| Aim of the task |
The answer should consist of each line below that contains the word "being".

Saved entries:
Content starts
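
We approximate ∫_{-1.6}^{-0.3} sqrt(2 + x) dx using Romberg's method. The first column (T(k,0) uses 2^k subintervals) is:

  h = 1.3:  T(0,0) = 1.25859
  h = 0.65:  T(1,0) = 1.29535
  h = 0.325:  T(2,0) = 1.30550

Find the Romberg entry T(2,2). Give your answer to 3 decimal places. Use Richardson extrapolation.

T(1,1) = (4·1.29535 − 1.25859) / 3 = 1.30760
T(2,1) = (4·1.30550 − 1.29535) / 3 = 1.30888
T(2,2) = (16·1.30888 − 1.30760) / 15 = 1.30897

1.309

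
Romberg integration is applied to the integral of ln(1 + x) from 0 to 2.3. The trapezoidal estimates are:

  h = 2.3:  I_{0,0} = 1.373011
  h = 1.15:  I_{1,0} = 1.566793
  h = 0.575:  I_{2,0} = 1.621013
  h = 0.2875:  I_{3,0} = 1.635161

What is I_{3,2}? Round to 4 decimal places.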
Content ends
Content starts
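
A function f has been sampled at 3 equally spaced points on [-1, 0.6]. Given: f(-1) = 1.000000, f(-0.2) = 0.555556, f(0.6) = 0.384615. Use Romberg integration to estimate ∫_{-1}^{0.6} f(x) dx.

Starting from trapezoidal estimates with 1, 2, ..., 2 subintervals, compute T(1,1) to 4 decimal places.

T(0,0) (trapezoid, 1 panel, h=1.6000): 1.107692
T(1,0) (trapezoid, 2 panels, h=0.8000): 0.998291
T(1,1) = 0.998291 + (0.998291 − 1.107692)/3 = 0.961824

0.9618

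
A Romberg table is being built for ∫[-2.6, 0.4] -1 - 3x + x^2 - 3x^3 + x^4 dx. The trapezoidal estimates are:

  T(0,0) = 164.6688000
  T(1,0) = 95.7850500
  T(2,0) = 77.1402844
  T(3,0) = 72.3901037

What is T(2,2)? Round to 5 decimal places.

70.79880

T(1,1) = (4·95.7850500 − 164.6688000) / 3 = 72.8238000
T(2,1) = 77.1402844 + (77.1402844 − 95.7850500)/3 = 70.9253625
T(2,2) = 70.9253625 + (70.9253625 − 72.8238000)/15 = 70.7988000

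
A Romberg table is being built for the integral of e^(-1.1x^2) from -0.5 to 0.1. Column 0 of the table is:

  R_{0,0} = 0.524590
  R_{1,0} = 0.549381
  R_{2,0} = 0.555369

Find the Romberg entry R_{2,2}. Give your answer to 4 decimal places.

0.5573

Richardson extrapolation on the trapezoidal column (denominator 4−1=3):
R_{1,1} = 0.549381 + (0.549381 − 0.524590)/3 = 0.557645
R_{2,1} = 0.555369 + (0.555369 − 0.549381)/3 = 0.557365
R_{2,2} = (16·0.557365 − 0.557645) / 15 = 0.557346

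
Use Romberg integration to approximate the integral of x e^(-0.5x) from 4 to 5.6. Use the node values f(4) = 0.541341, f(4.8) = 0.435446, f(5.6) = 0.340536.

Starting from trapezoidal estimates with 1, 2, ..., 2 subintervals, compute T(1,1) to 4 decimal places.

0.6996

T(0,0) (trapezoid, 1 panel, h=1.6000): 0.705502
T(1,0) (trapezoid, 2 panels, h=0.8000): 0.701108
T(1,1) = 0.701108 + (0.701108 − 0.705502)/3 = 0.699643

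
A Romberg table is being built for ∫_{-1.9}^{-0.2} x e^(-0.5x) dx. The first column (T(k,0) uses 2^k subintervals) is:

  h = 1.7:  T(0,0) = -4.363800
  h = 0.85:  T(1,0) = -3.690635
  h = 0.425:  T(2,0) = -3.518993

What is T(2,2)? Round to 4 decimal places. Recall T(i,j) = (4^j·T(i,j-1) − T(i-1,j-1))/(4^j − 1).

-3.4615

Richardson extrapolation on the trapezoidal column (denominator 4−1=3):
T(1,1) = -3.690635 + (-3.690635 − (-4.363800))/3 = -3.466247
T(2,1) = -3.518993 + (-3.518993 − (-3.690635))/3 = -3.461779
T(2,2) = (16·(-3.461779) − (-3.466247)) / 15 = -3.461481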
Content ends
Content starts
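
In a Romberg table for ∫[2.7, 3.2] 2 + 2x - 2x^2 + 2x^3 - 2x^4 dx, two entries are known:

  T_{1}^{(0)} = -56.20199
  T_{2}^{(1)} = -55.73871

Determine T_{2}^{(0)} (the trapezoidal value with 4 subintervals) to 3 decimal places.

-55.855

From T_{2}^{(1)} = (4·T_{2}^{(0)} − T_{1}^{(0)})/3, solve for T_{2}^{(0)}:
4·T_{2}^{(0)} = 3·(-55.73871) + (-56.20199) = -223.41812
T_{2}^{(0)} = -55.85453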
Content ends
| Response below |
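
A Romberg table is being built for ∫[-2.6, 0.4] -1 - 3x + x^2 - 3x^3 + x^4 dx. The trapezoidal estimates are:
A Romberg table is being built for the integral of e^(-1.1x^2) from -0.5 to 0.1. Column 0 of the table is:
A Romberg table is being built for ∫_{-1.9}^{-0.2} x e^(-0.5x) dx. The first column (T(k,0) uses 2^k subintervals) is: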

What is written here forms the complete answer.